__Work instruction__
Nothing but the lines from the one containing "Let $M = -3 - -1$. What is $M 7 \cdot 22$?" to the end of the material should be returned, each exactly as written.

+ + + + + + +

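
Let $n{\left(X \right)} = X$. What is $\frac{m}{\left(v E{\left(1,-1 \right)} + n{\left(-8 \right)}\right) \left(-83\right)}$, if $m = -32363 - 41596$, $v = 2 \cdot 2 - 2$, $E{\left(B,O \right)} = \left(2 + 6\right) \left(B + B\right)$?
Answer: $\frac{24653}{664} \approx 37.128$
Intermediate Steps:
$E{\left(B,O \right)} = 16 B$ ($E{\left(B,O \right)} = 8 \cdot 2 B = 16 B$)
$v = 2$ ($v = 4 - 2 = 2$)
$m = -73959$
$\frac{m}{\left(v E{\left(1,-1 \right)} + n{\left(-8 \right)}\right) \left(-83\right)} = - \frac{73959}{\left(2 \cdot 16 \cdot 1 - 8\right) \left(-83\right)} = - \frac{73959}{\left(2 \cdot 16 - 8\right) \left(-83\right)} = - \frac{73959}{\left(32 - 8\right) \left(-83\right)} = - \frac{73959}{24 \left(-83\right)} = - \frac{73959}{-1992} = \left(-73959\right) \left(- \frac{1}{1992}\right) = \frac{24653}{664}$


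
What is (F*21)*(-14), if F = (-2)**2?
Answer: -1176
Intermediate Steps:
F = 4
(F*21)*(-14) = (4*21)*(-14) = 84*(-14) = -1176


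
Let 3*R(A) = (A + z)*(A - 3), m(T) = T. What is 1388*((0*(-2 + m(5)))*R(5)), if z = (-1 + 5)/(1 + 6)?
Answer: 0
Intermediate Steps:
z = 4/7 ≈ 0.57143
R(A) = (-3 + A)*(4/7 + A)/3 (R(A) = ((A + 4/7)*(A - 3))/3 = ((4/7 + A)*(-3 + A))/3 = ((-3 + A)*(4/7 + A))/3 = (-3 + A)*(4/7 + A)/3)
1388*((0*(-2 + m(5)))*R(5)) = 1388*((0*(-2 + 5))*(-4/7 - 17/21*5 + (⅓)*5²)) = 1388*((0*3)*(-4/7 - 85/21 + (⅓)*25)) = 1388*(0*(-4/7 - 85/21 + 25/3)) = 1388*(0*(26/7)) = 1388*0 = 0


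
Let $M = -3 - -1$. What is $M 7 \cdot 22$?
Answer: $-308$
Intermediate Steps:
$M = -2$ ($M = -3 + 1 = -2$)
$M 7 \cdot 22 = \left(-2\right) 7 \cdot 22 = \left(-14\right) 22 = -308$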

+ + + + + + +

__Task result__
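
Let $M = -3 - -1$. What is $M 7 \cdot 22$?
Answer: $-308$
Intermediate Steps:
$M = -2$ ($M = -3 + 1 = -2$)
$M 7 \cdot 22 = \left(-2\right) 7 \cdot 22 = \left(-14\right) 22 = -308$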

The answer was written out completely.